* Items from a dataset *
# # # # # # #
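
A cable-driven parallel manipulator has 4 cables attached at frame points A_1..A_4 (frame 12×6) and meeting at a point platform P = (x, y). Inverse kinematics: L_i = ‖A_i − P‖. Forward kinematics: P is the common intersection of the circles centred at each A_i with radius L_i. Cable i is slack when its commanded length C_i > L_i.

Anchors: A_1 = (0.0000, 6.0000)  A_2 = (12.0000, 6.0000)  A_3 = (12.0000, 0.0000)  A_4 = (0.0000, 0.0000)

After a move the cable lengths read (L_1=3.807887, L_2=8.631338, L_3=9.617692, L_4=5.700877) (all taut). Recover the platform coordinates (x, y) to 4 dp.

(3.5000, 4.5000)

circle eqns → linear via eq_j − eq_1; set k_j = A_j·A_j − L_j²
k_1 = 0.0000+36.0000−14.5000 = 21.5000
-24.0000·x + 0.0000·y = k_1−k_2 = -84.0000
-24.0000·x + 12.0000·y = k_1−k_3 = -30.0000
0.0000·x + 12.0000·y = k_1−k_4 = 54.0000
solve first two rows → x=3.5000, y=4.5000
check cable 4: ‖A_4−P‖² = 32.5000 ≈ L_4² = 32.5000 ✓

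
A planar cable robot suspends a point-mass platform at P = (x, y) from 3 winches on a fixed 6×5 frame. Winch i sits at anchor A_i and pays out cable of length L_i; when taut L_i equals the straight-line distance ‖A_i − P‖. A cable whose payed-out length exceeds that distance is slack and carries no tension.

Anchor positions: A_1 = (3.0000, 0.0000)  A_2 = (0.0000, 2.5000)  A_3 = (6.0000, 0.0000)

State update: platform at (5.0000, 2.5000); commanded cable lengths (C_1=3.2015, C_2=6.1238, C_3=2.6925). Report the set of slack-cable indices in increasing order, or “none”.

cable 1: L_1 = ‖A_1−P‖ = 3.2016;  C_1 = 3.2015 → taut
cable 2: L_2 = ‖A_2−P‖ = 5.0000;  C_2 = 6.1238 → slack
cable 3: L_3 = ‖A_3−P‖ = 2.6926;  C_3 = 2.6925 → taut

2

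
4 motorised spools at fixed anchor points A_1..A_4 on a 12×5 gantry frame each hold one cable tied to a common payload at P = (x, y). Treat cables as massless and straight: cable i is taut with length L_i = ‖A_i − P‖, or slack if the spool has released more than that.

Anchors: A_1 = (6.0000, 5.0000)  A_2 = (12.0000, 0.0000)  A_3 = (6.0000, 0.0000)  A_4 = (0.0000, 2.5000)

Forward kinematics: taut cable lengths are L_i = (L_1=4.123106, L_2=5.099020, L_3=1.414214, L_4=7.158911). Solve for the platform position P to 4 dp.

each cable: (A_i−P)·(A_i−P) = L_i²; let k_i = ‖A_i‖²−L_i²
k_1 = 36.0000+25.0000−17.0000 = 44.0000
row 1: -12.0000x + 10.0000y = -74.0000  (k_2=118.0000)
row 2: 0.0000x + 10.0000y = 10.0000  (k_3=34.0000)
row 3: 12.0000x + 5.0000y = 89.0000  (k_4=-45.0000)
Cramer on rows 1–2 → x = 7.0000, y = 1.0000
check cable 4: ‖A_4−P‖² = 51.2500 ≈ L_4² = 51.2500 ✓

(7.0000, 1.0000)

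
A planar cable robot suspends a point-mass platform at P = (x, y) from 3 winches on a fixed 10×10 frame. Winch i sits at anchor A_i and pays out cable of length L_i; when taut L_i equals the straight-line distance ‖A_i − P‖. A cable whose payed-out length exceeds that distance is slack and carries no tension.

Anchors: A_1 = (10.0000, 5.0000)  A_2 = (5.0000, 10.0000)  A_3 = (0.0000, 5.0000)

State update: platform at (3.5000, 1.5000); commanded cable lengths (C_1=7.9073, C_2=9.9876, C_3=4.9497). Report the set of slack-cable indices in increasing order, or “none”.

1, 2

cable 1: √((6.5000)²+(3.5000)²)=7.3824, C_1=7.9073: slack
cable 2: √((1.5000)²+(8.5000)²)=8.6313, C_2=9.9876: slack
cable 3: √((-3.5000)²+(3.5000)²)=4.9497, C_3=4.9497: taut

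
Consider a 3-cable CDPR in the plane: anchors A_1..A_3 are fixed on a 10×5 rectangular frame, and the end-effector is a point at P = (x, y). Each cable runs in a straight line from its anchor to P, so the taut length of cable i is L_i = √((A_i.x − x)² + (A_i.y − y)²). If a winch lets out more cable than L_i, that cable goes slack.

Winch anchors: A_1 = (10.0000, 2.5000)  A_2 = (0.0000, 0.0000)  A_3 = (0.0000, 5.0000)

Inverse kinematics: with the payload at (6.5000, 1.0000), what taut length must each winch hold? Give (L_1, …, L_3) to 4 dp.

(3.8079, 6.5765, 7.6322)

cable 1: Δx=3.5000, Δy=1.5000; L_1 = √(Δx²+Δy²) = 3.8079
cable 2: Δx=-6.5000, Δy=-1.0000; L_2 = √(Δx²+Δy²) = 6.5765
cable 3: Δx=-6.5000, Δy=4.0000; L_3 = √(Δx²+Δy²) = 7.6322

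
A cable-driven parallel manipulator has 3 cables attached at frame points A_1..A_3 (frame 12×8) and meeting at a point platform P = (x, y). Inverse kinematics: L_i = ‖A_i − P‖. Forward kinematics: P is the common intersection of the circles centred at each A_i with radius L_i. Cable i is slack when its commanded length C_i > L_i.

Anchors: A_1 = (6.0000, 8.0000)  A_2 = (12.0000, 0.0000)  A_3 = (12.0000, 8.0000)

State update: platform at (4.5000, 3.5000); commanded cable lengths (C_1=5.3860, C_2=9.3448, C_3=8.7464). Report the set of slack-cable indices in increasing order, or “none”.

1, 2

cable 1: L_1 = ‖A_1−P‖ = 4.7434;  C_1 = 5.3860 → slack
cable 2: L_2 = ‖A_2−P‖ = 8.2765;  C_2 = 9.3448 → slack
cable 3: L_3 = ‖A_3−P‖ = 8.7464;  C_3 = 8.7464 → taut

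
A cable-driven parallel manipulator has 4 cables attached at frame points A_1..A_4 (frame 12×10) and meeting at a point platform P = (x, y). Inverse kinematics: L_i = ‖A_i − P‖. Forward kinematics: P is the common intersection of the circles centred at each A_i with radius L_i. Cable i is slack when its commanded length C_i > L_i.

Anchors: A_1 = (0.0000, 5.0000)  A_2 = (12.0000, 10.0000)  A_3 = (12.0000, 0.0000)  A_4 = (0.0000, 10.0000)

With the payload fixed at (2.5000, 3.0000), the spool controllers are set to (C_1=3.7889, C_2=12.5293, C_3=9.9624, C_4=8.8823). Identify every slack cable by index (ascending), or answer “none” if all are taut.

1, 2, 4

cable 1: √((-2.5000)²+(2.0000)²)=3.2016, C_1=3.7889: slack
cable 2: √((9.5000)²+(7.0000)²)=11.8004, C_2=12.5293: slack
cable 3: √((9.5000)²+(-3.0000)²)=9.9624, C_3=9.9624: taut
cable 4: √((-2.5000)²+(7.0000)²)=7.4330, C_4=8.8823: slack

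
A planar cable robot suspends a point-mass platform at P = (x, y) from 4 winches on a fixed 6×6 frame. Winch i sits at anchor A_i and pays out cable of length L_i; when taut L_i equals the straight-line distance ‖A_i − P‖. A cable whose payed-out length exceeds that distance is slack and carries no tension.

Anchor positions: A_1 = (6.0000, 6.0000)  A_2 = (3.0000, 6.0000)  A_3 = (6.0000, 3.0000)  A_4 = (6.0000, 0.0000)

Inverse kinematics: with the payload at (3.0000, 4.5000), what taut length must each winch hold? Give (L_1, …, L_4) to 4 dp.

L_1: Δ = A_1−P = (3.0000, 1.5000) → ‖Δ‖ = √11.2500 = 3.3541
L_2: Δ = A_2−P = (0.0000, 1.5000) → ‖Δ‖ = √2.2500 = 1.5000
L_3: Δ = A_3−P = (3.0000, -1.5000) → ‖Δ‖ = √11.2500 = 3.3541
L_4: Δ = A_4−P = (3.0000, -4.5000) → ‖Δ‖ = √29.2500 = 5.4083

(3.3541, 1.5000, 3.3541, 5.4083)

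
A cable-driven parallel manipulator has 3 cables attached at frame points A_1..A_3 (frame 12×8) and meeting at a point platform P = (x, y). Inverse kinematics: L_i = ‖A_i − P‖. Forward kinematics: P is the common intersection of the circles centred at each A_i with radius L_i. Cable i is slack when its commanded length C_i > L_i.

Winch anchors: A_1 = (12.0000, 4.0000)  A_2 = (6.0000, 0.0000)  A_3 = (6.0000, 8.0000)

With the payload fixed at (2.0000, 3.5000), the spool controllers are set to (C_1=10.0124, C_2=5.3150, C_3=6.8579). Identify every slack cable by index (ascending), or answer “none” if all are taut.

i=1: geometric 10.0125 vs commanded 10.0124 ⇒ taut
i=2: geometric 5.3151 vs commanded 5.3150 ⇒ taut
i=3: geometric 6.0208 vs commanded 6.8579 ⇒ slack

3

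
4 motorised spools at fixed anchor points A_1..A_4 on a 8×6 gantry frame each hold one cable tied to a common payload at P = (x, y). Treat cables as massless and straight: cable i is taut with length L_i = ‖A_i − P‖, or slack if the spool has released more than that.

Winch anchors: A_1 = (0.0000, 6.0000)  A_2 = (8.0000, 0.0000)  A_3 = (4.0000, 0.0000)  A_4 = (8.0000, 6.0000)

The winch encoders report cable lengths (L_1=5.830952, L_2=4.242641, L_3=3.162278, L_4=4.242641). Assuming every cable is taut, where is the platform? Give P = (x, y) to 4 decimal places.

(5.0000, 3.0000)

expand ‖A_i−P‖²=L_i² and subtract eq 1 (k_i ≔ ‖A_i‖²−L_i²)
k_1 = 0.0000+36.0000−34.0000 = 2.0000
eq1−eq2 → [-16.0000  12.0000]·P = -44.0000
eq1−eq3 → [-8.0000  12.0000]·P = -4.0000
eq1−eq4 → [-16.0000  0.0000]·P = -80.0000
2×2 solve → P = (5.0000, 3.0000)
check cable 4: ‖A_4−P‖² = 18.0000 ≈ L_4² = 18.0000 ✓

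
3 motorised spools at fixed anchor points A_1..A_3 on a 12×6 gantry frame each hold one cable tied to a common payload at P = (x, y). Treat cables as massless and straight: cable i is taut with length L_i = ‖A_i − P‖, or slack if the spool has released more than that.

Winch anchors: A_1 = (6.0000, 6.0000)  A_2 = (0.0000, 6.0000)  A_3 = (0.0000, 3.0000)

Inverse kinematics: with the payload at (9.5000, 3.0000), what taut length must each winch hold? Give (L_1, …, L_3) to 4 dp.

(4.6098, 9.9624, 9.5000)

cable 1: Δx=-3.5000, Δy=3.0000; L_1 = √(Δx²+Δy²) = 4.6098
cable 2: Δx=-9.5000, Δy=3.0000; L_2 = √(Δx²+Δy²) = 9.9624
cable 3: Δx=-9.5000, Δy=0.0000; L_3 = √(Δx²+Δy²) = 9.5000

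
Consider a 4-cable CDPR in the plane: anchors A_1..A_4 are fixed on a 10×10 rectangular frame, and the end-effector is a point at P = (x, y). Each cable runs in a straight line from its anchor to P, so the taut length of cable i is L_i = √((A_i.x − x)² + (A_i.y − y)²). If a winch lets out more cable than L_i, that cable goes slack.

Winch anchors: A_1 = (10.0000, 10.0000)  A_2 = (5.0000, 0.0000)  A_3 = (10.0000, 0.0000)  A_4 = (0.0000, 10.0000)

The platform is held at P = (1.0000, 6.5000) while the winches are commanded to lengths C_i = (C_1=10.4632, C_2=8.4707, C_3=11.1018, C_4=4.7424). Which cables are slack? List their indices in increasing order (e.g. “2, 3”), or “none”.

1, 2, 4

cable 1: √((9.0000)²+(3.5000)²)=9.6566, C_1=10.4632: slack
cable 2: √((4.0000)²+(-6.5000)²)=7.6322, C_2=8.4707: slack
cable 3: √((9.0000)²+(-6.5000)²)=11.1018, C_3=11.1018: taut
cable 4: √((-1.0000)²+(3.5000)²)=3.6401, C_4=4.7424: slack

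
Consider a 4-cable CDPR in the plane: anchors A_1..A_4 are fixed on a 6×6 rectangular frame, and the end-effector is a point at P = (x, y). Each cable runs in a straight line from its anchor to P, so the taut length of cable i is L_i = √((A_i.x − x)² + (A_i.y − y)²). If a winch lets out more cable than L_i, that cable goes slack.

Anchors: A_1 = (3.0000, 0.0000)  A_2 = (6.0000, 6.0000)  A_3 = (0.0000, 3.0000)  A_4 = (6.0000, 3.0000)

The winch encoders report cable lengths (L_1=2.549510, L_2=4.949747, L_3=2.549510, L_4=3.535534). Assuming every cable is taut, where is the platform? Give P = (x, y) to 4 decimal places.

(2.5000, 2.5000)

each cable: (A_i−P)·(A_i−P) = L_i²; let q_i = ‖A_i‖²−L_i²
q_1 = 9.0000+0.0000−6.5000 = 2.5000
row 1: -6.0000x − 12.0000y = -45.0000  (q_2=47.5000)
row 2: 6.0000x − 6.0000y = 0.0000  (q_3=2.5000)
row 3: -6.0000x − 6.0000y = -30.0000  (q_4=32.5000)
Cramer on rows 1–2 → x = 2.5000, y = 2.5000
check cable 4: ‖A_4−P‖² = 12.5000 ≈ L_4² = 12.5000 ✓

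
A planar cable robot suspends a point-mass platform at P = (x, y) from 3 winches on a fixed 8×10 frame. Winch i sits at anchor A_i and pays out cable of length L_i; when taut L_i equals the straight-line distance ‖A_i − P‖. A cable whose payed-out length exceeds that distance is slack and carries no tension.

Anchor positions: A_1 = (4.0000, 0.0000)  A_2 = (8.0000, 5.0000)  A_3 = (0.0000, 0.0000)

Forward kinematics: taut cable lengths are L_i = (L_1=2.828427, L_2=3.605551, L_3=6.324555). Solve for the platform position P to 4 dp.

(6.0000, 2.0000)

circle eqns → linear via eq_j − eq_1; set q_j = A_j·A_j − L_j²
q_1 = 16.0000+0.0000−8.0000 = 8.0000
-8.0000·x − 10.0000·y = q_1−q_2 = -68.0000
8.0000·x + 0.0000·y = q_1−q_3 = 48.0000
solve first two rows → x=6.0000, y=2.0000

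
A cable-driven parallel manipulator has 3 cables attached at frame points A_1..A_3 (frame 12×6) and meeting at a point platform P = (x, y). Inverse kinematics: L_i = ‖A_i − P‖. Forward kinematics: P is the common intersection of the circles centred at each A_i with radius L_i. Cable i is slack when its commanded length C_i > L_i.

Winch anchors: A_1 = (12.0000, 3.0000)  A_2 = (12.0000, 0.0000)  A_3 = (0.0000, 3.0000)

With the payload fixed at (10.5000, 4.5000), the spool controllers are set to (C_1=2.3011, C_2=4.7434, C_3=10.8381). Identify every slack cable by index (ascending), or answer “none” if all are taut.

i=1: geometric 2.1213 vs commanded 2.3011 ⇒ slack
i=2: geometric 4.7434 vs commanded 4.7434 ⇒ taut
i=3: geometric 10.6066 vs commanded 10.8381 ⇒ slack

1, 3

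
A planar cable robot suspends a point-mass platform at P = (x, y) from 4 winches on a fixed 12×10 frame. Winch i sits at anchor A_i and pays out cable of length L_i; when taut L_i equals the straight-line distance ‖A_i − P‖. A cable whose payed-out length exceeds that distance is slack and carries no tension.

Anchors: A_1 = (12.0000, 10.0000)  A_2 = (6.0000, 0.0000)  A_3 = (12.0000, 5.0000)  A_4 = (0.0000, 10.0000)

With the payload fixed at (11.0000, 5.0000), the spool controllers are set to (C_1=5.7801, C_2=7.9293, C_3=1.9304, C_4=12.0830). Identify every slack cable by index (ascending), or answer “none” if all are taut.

cable 1: L_1 = ‖A_1−P‖ = 5.0990;  C_1 = 5.7801 → slack
cable 2: L_2 = ‖A_2−P‖ = 7.0711;  C_2 = 7.9293 → slack
cable 3: L_3 = ‖A_3−P‖ = 1.0000;  C_3 = 1.9304 → slack
cable 4: L_4 = ‖A_4−P‖ = 12.0830;  C_4 = 12.0830 → taut

1, 2, 3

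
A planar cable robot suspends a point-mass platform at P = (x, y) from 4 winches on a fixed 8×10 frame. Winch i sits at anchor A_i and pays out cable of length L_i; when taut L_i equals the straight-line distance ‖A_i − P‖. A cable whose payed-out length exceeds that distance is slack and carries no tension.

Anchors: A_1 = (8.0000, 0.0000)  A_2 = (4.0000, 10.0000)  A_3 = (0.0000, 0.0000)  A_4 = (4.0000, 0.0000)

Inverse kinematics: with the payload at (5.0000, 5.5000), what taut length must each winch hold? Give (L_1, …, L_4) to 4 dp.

(6.2650, 4.6098, 7.4330, 5.5902)

L_1: Δ = A_1−P = (3.0000, -5.5000) → ‖Δ‖ = √39.2500 = 6.2650
L_2: Δ = A_2−P = (-1.0000, 4.5000) → ‖Δ‖ = √21.2500 = 4.6098
L_3: Δ = A_3−P = (-5.0000, -5.5000) → ‖Δ‖ = √55.2500 = 7.4330
L_4: Δ = A_4−P = (-1.0000, -5.5000) → ‖Δ‖ = √31.2500 = 5.5902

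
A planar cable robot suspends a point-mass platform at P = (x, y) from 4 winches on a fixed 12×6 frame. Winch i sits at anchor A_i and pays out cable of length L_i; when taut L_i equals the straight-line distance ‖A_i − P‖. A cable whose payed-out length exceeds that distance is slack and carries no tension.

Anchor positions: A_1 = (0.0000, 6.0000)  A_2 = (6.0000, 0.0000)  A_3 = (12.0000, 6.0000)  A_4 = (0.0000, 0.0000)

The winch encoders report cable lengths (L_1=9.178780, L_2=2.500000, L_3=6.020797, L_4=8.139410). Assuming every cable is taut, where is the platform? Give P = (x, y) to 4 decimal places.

each cable: (A_i−P)·(A_i−P) = L_i²; let k_i = ‖A_i‖²−L_i²
k_1 = 0.0000+36.0000−84.2500 = -48.2500
row 1: -12.0000x + 12.0000y = -78.0000  (k_2=29.7500)
row 2: -24.0000x + 0.0000y = -192.0000  (k_3=143.7500)
row 3: 0.0000x + 12.0000y = 18.0000  (k_4=-66.2500)
Cramer on rows 1–2 → x = 8.0000, y = 1.5000
check cable 4: ‖A_4−P‖² = 66.2500 ≈ L_4² = 66.2500 ✓

(8.0000, 1.5000)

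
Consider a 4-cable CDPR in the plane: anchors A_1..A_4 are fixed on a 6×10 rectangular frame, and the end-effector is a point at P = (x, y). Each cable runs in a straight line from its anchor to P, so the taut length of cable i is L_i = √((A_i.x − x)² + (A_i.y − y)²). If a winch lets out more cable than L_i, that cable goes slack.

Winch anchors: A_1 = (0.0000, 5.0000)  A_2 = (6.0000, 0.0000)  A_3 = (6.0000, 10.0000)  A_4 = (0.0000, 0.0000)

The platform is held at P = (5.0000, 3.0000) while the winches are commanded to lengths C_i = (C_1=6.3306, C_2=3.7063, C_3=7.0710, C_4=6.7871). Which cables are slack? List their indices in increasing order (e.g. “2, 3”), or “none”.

cable 1: L_1 = ‖A_1−P‖ = 5.3852;  C_1 = 6.3306 → slack
cable 2: L_2 = ‖A_2−P‖ = 3.1623;  C_2 = 3.7063 → slack
cable 3: L_3 = ‖A_3−P‖ = 7.0711;  C_3 = 7.0710 → taut
cable 4: L_4 = ‖A_4−P‖ = 5.8310;  C_4 = 6.7871 → slack

1, 2, 4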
# # # # # # #
* Problem requirements *
Among the records above, repeat exactly the line with "With the payload fixed at (2.5000, 3.0000), the", the line with "Anchor positions: A_1 = (6.0000, 6.0000)", and every line in between, and only those.

* Reply to the task *
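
With the payload fixed at (2.5000, 3.0000), the spool controllers are set to (C_1=3.7889, C_2=12.5293, C_3=9.9624, C_4=8.8823). Identify every slack cable by index (ascending), or answer “none” if all are taut.

1, 2, 4

cable 1: √((-2.5000)²+(2.0000)²)=3.2016, C_1=3.7889: slack
cable 2: √((9.5000)²+(7.0000)²)=11.8004, C_2=12.5293: slack
cable 3: √((9.5000)²+(-3.0000)²)=9.9624, C_3=9.9624: taut
cable 4: √((-2.5000)²+(7.0000)²)=7.4330, C_4=8.8823: slack

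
A planar cable robot suspends a point-mass platform at P = (x, y) from 4 winches on a fixed 6×6 frame. Winch i sits at anchor A_i and pays out cable of length L_i; when taut L_i equals the straight-line distance ‖A_i − P‖. A cable whose payed-out length exceeds that distance is slack and carries no tension.

Anchor positions: A_1 = (6.0000, 6.0000)  A_2 = (3.0000, 6.0000)  A_3 = (6.0000, 3.0000)  A_4 = (6.0000, 0.0000)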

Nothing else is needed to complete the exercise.